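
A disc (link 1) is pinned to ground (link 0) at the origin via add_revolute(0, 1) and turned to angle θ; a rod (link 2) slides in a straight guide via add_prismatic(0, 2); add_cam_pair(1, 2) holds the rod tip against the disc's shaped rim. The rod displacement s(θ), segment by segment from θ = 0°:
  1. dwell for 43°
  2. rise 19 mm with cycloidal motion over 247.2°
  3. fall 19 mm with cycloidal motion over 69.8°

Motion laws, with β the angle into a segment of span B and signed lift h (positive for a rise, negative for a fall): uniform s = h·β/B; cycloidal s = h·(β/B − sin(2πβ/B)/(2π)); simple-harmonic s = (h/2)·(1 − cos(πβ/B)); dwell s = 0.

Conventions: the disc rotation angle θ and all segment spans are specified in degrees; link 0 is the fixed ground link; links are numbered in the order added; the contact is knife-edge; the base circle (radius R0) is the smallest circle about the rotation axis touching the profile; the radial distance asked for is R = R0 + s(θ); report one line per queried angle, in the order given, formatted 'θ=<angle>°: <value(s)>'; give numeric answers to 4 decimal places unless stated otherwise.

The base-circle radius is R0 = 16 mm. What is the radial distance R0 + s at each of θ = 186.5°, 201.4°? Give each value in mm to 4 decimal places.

segment 1 (0° to 43°, dwell): s unchanged at 0.0000
θ = 186.5° falls in segment 2 (43° to 290.2°, cycloidal, h = 19): β = 186.5 − 43 = 143.5°, B = 247.2°; Δs = 19·(0.5805 − sin(2π·0.5805)/(2π)) = 12.4947; s = 0.0000 + 12.4947 = 12.4947
θ = 201.4° falls in segment 2 (43° to 290.2°, cycloidal, h = 19): β = 201.4 − 43 = 158.4°, B = 247.2°; Δs = 19·(0.6408 − sin(2π·0.6408)/(2π)) = 14.5141; s = 0.0000 + 14.5141 = 14.5141
θ=186.5°: R = R0 + s = 16 + 12.4947 = 28.4947
θ=201.4°: R = R0 + s = 16 + 14.5141 = 30.5141

θ=186.5°: 28.4947
θ=201.4°: 30.5141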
::::
_WHAT IS BEING ASKED_
Would you please repeat exactly the lines above, starting at the line with "1. dwell for 43°" and stopping at the line with "Conventions: the disc", both included?

_RESPONSE BELOW_
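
  1. dwell for 43°
  2. rise 19 mm with cycloidal motion over 247.2°
  3. fall 19 mm with cycloidal motion over 69.8°

Motion laws, with β the angle into a segment of span B and signed lift h (positive for a rise, negative for a fall): uniform s = h·β/B; cycloidal s = h·(β/B − sin(2πβ/B)/(2π)); simple-harmonic s = (h/2)·(1 − cos(πβ/B)); dwell s = 0.

Conventions: the disc rotation angle θ and all segment spans are specified in degrees; link 0 is the fixed ground link; links are numbered in the order added; the contact is knife-edge; the base circle (radius R0) is the smallest circle about the rotation axis touching the profile; the radial distance asked for is R = R0 + s(θ); report one line per queried angle, in the order given, formatted 'θ=<angle>°: <value(s)>'; give numeric answers to 4 decimal places unless stated otherwise.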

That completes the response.